(Beginning of Dataset)

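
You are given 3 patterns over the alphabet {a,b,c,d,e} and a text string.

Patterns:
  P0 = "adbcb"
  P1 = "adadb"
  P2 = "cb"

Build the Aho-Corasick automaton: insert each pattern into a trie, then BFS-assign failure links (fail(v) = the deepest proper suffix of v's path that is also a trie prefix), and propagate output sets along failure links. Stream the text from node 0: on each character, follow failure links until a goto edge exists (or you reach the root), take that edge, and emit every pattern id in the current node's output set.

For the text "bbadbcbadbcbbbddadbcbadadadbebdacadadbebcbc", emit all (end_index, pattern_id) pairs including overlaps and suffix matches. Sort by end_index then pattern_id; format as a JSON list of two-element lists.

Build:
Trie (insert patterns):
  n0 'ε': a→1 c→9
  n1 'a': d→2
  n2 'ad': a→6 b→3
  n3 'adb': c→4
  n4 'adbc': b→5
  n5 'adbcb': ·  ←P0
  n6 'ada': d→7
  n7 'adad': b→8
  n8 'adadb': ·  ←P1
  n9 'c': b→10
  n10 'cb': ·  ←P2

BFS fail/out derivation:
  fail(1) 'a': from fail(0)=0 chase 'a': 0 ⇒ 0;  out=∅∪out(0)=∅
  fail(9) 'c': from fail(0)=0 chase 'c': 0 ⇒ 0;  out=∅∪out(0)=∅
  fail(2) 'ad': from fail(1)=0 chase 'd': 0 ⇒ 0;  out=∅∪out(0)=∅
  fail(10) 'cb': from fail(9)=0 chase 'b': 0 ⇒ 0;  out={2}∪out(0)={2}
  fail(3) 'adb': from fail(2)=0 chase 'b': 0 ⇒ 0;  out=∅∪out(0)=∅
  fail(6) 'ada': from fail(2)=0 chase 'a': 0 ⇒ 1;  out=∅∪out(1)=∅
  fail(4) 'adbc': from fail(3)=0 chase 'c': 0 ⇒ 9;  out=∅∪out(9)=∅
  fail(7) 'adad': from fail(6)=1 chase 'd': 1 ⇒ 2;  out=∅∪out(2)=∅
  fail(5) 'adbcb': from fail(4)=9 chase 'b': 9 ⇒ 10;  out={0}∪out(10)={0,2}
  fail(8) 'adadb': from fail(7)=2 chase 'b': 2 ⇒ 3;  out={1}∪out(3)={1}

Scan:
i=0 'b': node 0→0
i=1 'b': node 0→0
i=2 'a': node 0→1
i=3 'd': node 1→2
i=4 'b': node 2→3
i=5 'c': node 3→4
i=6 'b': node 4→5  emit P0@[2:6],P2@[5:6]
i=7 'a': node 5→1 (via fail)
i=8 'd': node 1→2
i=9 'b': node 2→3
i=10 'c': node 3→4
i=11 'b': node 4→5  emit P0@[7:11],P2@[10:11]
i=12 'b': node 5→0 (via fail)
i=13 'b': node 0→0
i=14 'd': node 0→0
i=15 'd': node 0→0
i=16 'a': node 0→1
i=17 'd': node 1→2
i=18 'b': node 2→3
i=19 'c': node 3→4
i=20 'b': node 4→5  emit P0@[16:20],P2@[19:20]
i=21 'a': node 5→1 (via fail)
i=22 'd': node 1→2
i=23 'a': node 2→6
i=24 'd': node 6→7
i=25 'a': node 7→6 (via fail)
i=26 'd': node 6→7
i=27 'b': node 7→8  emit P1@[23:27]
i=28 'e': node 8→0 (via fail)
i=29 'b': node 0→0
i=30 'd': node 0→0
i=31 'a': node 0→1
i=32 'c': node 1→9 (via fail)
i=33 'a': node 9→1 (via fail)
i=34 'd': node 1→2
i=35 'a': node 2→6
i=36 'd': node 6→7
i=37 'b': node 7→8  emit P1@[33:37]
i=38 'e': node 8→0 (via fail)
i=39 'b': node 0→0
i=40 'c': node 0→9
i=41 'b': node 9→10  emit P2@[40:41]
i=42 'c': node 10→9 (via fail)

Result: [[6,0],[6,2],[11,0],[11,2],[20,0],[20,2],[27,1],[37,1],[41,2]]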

(End of Dataset)

# Directions for this task:
Output all of the material, please, exactly as it stands.

# Response to this exercise:
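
You are given 3 patterns over the alphabet {a,b,c,d,e} and a text string.

Patterns:
  P0 = "adbcb"
  P1 = "adadb"
  P2 = "cb"

Build the Aho-Corasick automaton: insert each pattern into a trie, then BFS-assign failure links (fail(v) = the deepest proper suffix of v's path that is also a trie prefix), and propagate output sets along failure links. Stream the text from node 0: on each character, follow failure links until a goto edge exists (or you reach the root), take that edge, and emit every pattern id in the current node's output set.

For the text "bbadbcbadbcbbbddadbcbadadadbebdacadadbebcbc", emit all (end_index, pattern_id) pairs including overlaps and suffix matches. Sort by end_index then pattern_id; format as a JSON list of two-element lists.

Build:
Trie (insert patterns):
  n0 'ε': a→1 c→9
  n1 'a': d→2
  n2 'ad': a→6 b→3
  n3 'adb': c→4
  n4 'adbc': b→5
  n5 'adbcb': ·  ←P0
  n6 'ada': d→7
  n7 'adad': b→8
  n8 'adadb': ·  ←P1
  n9 'c': b→10
  n10 'cb': ·  ←P2

BFS fail/out derivation:
  fail(1) 'a': from fail(0)=0 chase 'a': 0 ⇒ 0;  out=∅∪out(0)=∅
  fail(9) 'c': from fail(0)=0 chase 'c': 0 ⇒ 0;  out=∅∪out(0)=∅
  fail(2) 'ad': from fail(1)=0 chase 'd': 0 ⇒ 0;  out=∅∪out(0)=∅
  fail(10) 'cb': from fail(9)=0 chase 'b': 0 ⇒ 0;  out={2}∪out(0)={2}
  fail(3) 'adb': from fail(2)=0 chase 'b': 0 ⇒ 0;  out=∅∪out(0)=∅
  fail(6) 'ada': from fail(2)=0 chase 'a': 0 ⇒ 1;  out=∅∪out(1)=∅
  fail(4) 'adbc': from fail(3)=0 chase 'c': 0 ⇒ 9;  out=∅∪out(9)=∅
  fail(7) 'adad': from fail(6)=1 chase 'd': 1 ⇒ 2;  out=∅∪out(2)=∅
  fail(5) 'adbcb': from fail(4)=9 chase 'b': 9 ⇒ 10;  out={0}∪out(10)={0,2}
  fail(8) 'adadb': from fail(7)=2 chase 'b': 2 ⇒ 3;  out={1}∪out(3)={1}

Scan:
i=0 'b': node 0→0
i=1 'b': node 0→0
i=2 'a': node 0→1
i=3 'd': node 1→2
i=4 'b': node 2→3
i=5 'c': node 3→4
i=6 'b': node 4→5  emit P0@[2:6],P2@[5:6]
i=7 'a': node 5→1 (via fail)
i=8 'd': node 1→2
i=9 'b': node 2→3
i=10 'c': node 3→4
i=11 'b': node 4→5  emit P0@[7:11],P2@[10:11]
i=12 'b': node 5→0 (via fail)
i=13 'b': node 0→0
i=14 'd': node 0→0
i=15 'd': node 0→0
i=16 'a': node 0→1
i=17 'd': node 1→2
i=18 'b': node 2→3
i=19 'c': node 3→4
i=20 'b': node 4→5  emit P0@[16:20],P2@[19:20]
i=21 'a': node 5→1 (via fail)
i=22 'd': node 1→2
i=23 'a': node 2→6
i=24 'd': node 6→7
i=25 'a': node 7→6 (via fail)
i=26 'd': node 6→7
i=27 'b': node 7→8  emit P1@[23:27]
i=28 'e': node 8→0 (via fail)
i=29 'b': node 0→0
i=30 'd': node 0→0
i=31 'a': node 0→1
i=32 'c': node 1→9 (via fail)
i=33 'a': node 9→1 (via fail)
i=34 'd': node 1→2
i=35 'a': node 2→6
i=36 'd': node 6→7
i=37 'b': node 7→8  emit P1@[33:37]
i=38 'e': node 8→0 (via fail)
i=39 'b': node 0→0
i=40 'c': node 0→9
i=41 'b': node 9→10  emit P2@[40:41]
i=42 'c': node 10→9 (via fail)

Result: [[6,0],[6,2],[11,0],[11,2],[20,0],[20,2],[27,1],[37,1],[41,2]]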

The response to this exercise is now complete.